Start of PROVIDED RECORDS

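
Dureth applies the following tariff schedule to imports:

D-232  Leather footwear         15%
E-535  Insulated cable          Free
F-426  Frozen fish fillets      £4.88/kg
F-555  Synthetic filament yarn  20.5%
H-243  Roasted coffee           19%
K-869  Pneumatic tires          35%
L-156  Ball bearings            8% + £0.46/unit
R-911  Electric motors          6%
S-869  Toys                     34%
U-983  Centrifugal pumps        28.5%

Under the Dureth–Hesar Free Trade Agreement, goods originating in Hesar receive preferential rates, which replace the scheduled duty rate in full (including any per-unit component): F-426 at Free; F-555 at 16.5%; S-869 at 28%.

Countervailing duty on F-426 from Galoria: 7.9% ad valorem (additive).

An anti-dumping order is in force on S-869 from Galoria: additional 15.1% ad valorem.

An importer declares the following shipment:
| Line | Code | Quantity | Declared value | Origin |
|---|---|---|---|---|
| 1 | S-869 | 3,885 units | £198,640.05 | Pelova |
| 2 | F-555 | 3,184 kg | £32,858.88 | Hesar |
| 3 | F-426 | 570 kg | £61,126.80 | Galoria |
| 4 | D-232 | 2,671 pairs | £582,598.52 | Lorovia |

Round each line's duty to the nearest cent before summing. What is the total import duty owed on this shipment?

Line 1 (S-869, Pelova, 3,885 units, £198,640.05):
Base rate for S-869 is 34%.
S-869 has an FTA preferential rate, but origin Pelova is not Hesar; base rate stands.
The additional-duty order on S-869 targets Galoria, not Pelova; it does not apply.
Duty = £198,640.05 × 34% = £67,537.62.
Line 2 (F-555, Hesar, 3,184 kg, £32,858.88):
Base rate for F-555 is 20.5%.
Origin Hesar qualifies under the Dureth–Hesar agreement and F-555 is covered: preferential rate 16.5% applies instead.
Duty = £32,858.88 × 16.5% = £5,421.72.
Line 3 (F-426, Galoria, 570 kg, £61,126.80):
Base rate for F-426 is £4.88/kg.
F-426 has an FTA preferential rate, but origin Galoria is not Hesar; base rate stands.
Additional duty on F-426 from Galoria: +7.9% ad valorem. Applied ad valorem rate = 7.9%.
Duty = £61,126.80 × 7.9% + 570 × £4.88 = £7,610.62.
Line 4 (D-232, Lorovia, 2,671 pairs, £582,598.52):
Base rate for D-232 is 15%.
Duty = £582,598.52 × 15% = £87,389.78.
Total = £67,537.62 + £5,421.72 + £7,610.62 + £87,389.78 = £167,959.74.

£167,959.74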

End of PROVIDED RECORDS

→ WHAT YOU HAVE TO DO
Every line in the data that holds the string "following" should be returned.

→ REPLY TO THE EXERCISE
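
Dureth applies the following tariff schedule to imports:
An importer declares the following shipment: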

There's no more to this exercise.